[Exercise requirements]
An exact reproduction of all entries is expected.

[Data to process]

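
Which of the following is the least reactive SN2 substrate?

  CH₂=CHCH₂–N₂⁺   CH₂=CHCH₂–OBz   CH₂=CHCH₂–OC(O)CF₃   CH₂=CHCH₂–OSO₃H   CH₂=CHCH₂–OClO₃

Same R in every case — rank the leaving groups.
Rank by basicity of the departing species: weakest base leaves most easily.
CH₂=CHCH₂–N₂⁺ loses N₂: no meaningful conjugate acid; N₂ departs as an exceptionally stable neutral molecule
CH₂=CHCH₂–OClO₃ loses ClO₄⁻: pKₐ(HClO₄) ≈ -10
CH₂=CHCH₂–OSO₃H loses HSO₄⁻: pKₐ(H₂SO₄) ≈ -3
CH₂=CHCH₂–OC(O)CF₃ loses CF₃COO⁻: pKₐ(CF₃COOH) ≈ 0.2
CH₂=CHCH₂–OBz loses PhCOO⁻: pKₐ(C₆H₅COOH) ≈ 4.2

CH₂=CHCH₂–OBz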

[Answer box]
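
Which of the following is the least reactive SN2 substrate?

  CH₂=CHCH₂–N₂⁺   CH₂=CHCH₂–OBz   CH₂=CHCH₂–OC(O)CF₃   CH₂=CHCH₂–OSO₃H   CH₂=CHCH₂–OClO₃

Same R in every case — rank the leaving groups.
Rank by basicity of the departing species: weakest base leaves most easily.
CH₂=CHCH₂–N₂⁺ loses N₂: no meaningful conjugate acid; N₂ departs as an exceptionally stable neutral molecule
CH₂=CHCH₂–OClO₃ loses ClO₄⁻: pKₐ(HClO₄) ≈ -10
CH₂=CHCH₂–OSO₃H loses HSO₄⁻: pKₐ(H₂SO₄) ≈ -3
CH₂=CHCH₂–OC(O)CF₃ loses CF₃COO⁻: pKₐ(CF₃COOH) ≈ 0.2
CH₂=CHCH₂–OBz loses PhCOO⁻: pKₐ(C₆H₅COOH) ≈ 4.2

CH₂=CHCH₂–OBz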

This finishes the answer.